> _Source data_:
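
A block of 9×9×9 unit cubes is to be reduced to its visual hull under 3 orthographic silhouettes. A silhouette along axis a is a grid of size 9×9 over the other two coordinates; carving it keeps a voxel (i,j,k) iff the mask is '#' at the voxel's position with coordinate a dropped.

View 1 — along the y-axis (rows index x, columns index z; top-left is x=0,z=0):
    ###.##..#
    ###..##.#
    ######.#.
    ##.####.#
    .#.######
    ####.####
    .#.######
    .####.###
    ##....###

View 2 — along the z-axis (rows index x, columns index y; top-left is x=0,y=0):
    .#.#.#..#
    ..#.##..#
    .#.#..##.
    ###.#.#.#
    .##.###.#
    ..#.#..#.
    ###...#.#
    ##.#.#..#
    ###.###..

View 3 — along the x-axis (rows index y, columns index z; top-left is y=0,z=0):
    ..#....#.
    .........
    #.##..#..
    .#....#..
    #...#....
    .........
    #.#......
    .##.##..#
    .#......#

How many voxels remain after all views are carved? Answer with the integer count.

remaining voxels: 54

full grid |V| = 729
V1 y: intersect with XZ mask (60 set) -- 540 left
V2 z: intersect with XY mask (43 set) -- 284 left
V3 x: intersect with YZ mask (19 set) -- 54 left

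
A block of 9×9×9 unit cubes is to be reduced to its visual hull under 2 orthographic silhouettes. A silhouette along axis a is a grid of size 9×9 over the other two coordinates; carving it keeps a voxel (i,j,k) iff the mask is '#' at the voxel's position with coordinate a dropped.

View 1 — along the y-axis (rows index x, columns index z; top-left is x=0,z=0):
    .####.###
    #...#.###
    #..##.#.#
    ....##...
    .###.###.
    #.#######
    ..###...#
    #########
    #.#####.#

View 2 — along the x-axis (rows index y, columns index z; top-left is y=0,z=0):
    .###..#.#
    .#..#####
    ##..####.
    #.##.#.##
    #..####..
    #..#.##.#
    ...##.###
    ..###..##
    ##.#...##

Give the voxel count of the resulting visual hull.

full grid |V| = 729
V1 y: intersect with XZ mask (53 set) -- 477 left
V2 x: intersect with YZ mask (48 set) -- 290 left

remaining voxels: 290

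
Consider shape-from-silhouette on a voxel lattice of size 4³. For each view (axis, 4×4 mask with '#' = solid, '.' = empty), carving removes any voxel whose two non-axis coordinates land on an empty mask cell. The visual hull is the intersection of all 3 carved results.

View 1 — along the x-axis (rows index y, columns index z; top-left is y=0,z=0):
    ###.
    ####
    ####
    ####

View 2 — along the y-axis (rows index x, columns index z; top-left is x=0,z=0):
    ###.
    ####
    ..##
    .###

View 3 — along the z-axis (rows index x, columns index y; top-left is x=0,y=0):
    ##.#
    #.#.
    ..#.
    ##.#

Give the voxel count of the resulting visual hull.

26 voxels

initial block: 4^3 = 64
  1. axis=0 (YZ plane), |mask|=15  ⇒  voxels=60
  2. axis=1 (XZ plane), |mask|=12  ⇒  voxels=45
  3. axis=2 (XY plane), |mask|=9  ⇒  voxels=26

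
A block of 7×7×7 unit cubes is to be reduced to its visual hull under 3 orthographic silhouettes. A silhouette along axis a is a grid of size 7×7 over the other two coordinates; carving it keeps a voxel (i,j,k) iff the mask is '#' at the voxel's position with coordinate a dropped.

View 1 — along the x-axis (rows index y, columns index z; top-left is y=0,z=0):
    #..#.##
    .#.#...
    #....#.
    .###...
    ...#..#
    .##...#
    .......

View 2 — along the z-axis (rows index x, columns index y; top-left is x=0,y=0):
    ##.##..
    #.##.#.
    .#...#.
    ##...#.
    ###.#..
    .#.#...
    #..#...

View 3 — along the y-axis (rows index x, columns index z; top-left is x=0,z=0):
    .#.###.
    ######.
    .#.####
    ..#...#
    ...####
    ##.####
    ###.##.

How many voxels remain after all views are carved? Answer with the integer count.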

> _Work to complete_: Go through the data, and copy each line in which the word "carving" appears.

> _Response area_:
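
A block of 9×9×9 unit cubes is to be reduced to its visual hull under 3 orthographic silhouettes. A silhouette along axis a is a grid of size 9×9 over the other two coordinates; carving it keeps a voxel (i,j,k) iff the mask is '#' at the voxel's position with coordinate a dropped.
A block of 9×9×9 unit cubes is to be reduced to its visual hull under 2 orthographic silhouettes. A silhouette along axis a is a grid of size 9×9 over the other two coordinates; carving it keeps a voxel (i,j,k) iff the mask is '#' at the voxel's position with coordinate a dropped.
Consider shape-from-silhouette on a voxel lattice of size 4³. For each view (axis, 4×4 mask with '#' = solid, '.' = empty), carving removes any voxel whose two non-axis coordinates land on an empty mask cell. The visual hull is the intersection of all 3 carved results.
A block of 7×7×7 unit cubes is to be reduced to its visual hull under 3 orthographic silhouettes. A silhouette along axis a is a grid of size 7×7 over the other two coordinates; carving it keeps a voxel (i,j,k) iff the mask is '#' at the voxel's position with coordinate a dropped.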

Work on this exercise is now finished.